(PROBLEM TO WORK ON)
In the records below, find the line that contains "δ(q1, □) = (qA, □, R)" and the line that contains "Does this Turing". Set down exactly those lines and every line between them, and nothing more.

(RECORDS PROVIDED)

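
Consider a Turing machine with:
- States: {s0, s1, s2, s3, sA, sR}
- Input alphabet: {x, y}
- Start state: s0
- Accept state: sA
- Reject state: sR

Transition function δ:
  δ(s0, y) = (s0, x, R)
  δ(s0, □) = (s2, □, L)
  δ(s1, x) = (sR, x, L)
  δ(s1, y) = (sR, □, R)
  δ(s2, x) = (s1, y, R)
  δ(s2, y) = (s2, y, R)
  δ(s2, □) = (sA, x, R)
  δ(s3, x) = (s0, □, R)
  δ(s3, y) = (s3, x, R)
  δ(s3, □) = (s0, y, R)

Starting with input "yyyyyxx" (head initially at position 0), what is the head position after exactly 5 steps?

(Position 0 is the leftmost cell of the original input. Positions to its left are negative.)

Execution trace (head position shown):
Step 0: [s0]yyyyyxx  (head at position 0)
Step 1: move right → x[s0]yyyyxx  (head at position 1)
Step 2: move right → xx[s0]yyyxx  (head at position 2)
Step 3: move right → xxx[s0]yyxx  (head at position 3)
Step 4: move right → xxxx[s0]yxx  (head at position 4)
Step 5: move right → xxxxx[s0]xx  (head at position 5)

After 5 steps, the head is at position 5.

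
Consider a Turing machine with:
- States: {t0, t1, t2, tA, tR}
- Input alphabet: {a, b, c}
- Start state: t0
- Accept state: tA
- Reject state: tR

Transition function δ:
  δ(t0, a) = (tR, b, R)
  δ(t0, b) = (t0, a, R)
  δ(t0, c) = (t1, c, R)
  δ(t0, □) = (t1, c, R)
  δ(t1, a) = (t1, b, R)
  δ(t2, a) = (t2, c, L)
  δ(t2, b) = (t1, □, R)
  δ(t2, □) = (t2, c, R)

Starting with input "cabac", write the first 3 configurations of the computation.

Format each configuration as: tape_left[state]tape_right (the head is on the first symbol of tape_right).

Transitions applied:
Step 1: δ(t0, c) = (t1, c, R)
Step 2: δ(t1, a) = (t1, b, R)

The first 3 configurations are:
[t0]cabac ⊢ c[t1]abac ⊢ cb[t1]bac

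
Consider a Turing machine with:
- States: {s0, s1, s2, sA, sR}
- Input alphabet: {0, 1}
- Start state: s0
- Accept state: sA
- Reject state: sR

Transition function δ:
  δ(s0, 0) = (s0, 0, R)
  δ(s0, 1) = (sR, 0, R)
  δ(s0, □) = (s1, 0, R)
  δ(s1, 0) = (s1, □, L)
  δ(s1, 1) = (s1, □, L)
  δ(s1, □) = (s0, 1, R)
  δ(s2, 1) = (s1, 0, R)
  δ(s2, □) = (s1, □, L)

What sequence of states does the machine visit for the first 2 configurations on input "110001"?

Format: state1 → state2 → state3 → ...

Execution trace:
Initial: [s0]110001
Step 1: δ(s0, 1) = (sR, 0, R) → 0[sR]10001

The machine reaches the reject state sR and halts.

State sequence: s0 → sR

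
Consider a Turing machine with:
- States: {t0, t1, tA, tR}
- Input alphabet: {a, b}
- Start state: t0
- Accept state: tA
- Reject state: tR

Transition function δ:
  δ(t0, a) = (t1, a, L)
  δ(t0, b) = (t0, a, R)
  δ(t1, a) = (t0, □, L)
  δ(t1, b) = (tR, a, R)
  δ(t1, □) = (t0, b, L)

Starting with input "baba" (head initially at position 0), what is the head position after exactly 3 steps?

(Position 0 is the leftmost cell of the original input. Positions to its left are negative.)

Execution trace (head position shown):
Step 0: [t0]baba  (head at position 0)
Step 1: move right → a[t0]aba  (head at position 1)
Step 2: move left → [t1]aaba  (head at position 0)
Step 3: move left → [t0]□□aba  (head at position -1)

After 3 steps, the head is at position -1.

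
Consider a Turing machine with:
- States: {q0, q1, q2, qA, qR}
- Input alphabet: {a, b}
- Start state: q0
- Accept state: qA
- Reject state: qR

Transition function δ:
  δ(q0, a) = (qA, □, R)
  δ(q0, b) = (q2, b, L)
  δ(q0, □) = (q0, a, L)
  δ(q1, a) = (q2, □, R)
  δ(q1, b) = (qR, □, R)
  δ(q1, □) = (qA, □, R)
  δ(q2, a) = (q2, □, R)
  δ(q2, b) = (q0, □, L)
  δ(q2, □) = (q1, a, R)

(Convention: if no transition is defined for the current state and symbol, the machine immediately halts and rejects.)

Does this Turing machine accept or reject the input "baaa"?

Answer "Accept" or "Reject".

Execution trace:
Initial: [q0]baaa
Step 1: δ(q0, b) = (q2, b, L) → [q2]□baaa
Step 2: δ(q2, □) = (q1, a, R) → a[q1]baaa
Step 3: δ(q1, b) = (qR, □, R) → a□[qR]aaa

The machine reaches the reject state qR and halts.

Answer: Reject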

--

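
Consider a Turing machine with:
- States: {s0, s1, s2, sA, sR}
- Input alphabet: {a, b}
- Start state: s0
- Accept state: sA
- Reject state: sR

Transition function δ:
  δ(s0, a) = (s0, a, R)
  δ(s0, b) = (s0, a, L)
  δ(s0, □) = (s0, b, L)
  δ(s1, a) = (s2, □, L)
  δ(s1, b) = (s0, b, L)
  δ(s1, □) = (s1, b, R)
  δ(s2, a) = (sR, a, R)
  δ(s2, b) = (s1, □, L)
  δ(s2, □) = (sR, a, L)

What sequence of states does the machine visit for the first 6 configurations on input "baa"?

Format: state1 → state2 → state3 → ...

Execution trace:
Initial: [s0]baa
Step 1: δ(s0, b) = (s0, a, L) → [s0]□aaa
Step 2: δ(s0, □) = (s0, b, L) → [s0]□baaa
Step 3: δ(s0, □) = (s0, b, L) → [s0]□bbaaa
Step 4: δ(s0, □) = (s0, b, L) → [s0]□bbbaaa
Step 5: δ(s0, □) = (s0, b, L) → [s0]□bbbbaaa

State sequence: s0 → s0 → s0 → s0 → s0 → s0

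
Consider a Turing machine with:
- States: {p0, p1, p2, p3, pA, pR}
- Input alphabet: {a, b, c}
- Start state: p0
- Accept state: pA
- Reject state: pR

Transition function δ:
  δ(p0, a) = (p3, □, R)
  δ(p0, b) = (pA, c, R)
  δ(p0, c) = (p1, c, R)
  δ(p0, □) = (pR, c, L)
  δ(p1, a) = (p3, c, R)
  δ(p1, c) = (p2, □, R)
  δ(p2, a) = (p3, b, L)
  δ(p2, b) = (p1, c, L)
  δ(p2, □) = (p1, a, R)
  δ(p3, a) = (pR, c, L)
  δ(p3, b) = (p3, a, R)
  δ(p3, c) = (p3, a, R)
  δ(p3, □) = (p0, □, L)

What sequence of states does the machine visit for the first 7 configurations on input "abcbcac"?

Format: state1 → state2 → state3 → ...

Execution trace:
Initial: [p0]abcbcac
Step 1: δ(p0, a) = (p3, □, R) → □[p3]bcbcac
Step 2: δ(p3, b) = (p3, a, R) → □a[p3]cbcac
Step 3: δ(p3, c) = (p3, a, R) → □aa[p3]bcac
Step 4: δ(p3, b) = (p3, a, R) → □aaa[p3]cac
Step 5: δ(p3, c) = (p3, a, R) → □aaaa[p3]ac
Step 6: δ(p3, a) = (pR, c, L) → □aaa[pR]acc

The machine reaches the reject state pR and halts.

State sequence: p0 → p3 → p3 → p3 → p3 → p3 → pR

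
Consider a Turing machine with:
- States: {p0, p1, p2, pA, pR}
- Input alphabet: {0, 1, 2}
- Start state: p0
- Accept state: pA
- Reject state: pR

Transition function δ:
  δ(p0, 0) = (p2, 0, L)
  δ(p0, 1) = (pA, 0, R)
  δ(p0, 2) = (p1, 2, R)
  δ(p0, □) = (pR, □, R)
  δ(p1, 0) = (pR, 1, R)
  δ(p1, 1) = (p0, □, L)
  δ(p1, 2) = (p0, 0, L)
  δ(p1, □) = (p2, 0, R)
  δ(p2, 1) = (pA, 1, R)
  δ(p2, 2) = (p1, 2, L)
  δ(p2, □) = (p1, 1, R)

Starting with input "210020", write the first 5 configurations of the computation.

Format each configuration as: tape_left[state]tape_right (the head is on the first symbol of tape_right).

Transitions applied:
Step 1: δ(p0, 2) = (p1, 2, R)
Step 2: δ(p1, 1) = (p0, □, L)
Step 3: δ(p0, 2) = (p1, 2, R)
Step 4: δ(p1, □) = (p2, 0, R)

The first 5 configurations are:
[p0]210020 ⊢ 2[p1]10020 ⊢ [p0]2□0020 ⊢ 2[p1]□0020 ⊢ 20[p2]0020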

==

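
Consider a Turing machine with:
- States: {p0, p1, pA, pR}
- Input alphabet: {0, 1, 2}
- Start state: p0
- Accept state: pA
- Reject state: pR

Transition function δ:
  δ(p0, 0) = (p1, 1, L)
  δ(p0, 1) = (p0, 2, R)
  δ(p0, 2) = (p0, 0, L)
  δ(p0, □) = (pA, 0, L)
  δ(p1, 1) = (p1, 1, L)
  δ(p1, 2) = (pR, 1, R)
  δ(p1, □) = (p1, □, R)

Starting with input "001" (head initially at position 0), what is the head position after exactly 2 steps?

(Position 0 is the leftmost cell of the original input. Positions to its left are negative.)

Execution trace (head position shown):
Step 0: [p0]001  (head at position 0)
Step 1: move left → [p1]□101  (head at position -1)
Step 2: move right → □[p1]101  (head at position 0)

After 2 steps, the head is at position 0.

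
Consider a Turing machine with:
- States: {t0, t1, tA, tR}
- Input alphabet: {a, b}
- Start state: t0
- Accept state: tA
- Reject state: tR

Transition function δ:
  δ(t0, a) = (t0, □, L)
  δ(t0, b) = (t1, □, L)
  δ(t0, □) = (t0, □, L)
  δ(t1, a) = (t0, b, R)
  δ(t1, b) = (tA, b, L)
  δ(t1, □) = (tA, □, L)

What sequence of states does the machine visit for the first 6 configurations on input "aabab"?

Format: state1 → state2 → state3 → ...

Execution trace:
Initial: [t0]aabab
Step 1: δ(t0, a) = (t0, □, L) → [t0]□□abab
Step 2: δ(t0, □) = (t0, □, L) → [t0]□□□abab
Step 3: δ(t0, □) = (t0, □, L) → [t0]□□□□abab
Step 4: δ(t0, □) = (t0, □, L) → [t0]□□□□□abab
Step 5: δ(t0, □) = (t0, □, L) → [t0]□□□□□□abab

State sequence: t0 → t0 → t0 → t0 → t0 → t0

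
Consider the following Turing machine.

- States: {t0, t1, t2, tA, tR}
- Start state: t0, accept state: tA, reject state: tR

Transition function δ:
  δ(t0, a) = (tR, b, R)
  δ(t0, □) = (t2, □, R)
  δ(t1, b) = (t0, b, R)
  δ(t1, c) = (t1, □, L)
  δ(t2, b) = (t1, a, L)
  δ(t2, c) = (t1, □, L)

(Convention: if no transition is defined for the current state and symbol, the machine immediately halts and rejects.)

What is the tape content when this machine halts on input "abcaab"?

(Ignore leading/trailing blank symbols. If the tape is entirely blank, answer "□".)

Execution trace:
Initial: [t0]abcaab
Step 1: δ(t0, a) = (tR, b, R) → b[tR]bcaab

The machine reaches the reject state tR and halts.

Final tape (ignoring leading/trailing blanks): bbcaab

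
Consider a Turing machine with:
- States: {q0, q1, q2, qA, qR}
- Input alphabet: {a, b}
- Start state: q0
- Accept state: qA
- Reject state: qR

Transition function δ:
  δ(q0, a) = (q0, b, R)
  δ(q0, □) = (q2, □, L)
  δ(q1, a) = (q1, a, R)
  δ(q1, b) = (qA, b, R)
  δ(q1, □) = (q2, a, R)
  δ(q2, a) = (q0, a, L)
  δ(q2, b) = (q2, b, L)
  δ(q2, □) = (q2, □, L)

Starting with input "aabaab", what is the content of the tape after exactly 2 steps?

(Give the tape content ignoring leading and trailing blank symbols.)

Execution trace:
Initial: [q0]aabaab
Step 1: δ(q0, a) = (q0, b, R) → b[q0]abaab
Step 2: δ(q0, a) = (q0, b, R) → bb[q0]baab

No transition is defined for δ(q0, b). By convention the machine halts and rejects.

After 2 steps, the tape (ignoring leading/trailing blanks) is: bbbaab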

(EXERCISE SOLUTION)
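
  δ(q1, □) = (qA, □, R)
  δ(q2, a) = (q2, □, R)
  δ(q2, b) = (q0, □, L)
  δ(q2, □) = (q1, a, R)

(Convention: if no transition is defined for the current state and symbol, the machine immediately halts and rejects.)

Does this Turing machine accept or reject the input "baaa"?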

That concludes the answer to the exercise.